About this task: What is needed here is an exact transcription of the entries that follow.

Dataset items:
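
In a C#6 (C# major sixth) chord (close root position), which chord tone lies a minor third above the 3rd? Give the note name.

G#

C#6 is spelled C#–E#–G#–A#.
The 3rd is E#. A minor third above E# is G#.
G# is the chord's 5th.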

Solution:
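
In a C#6 (C# major sixth) chord (close root position), which chord tone lies a minor third above the 3rd? Give the note name.

G#

C#6 is spelled C#–E#–G#–A#.
The 3rd is E#. A minor third above E# is G#.
G# is the chord's 5th.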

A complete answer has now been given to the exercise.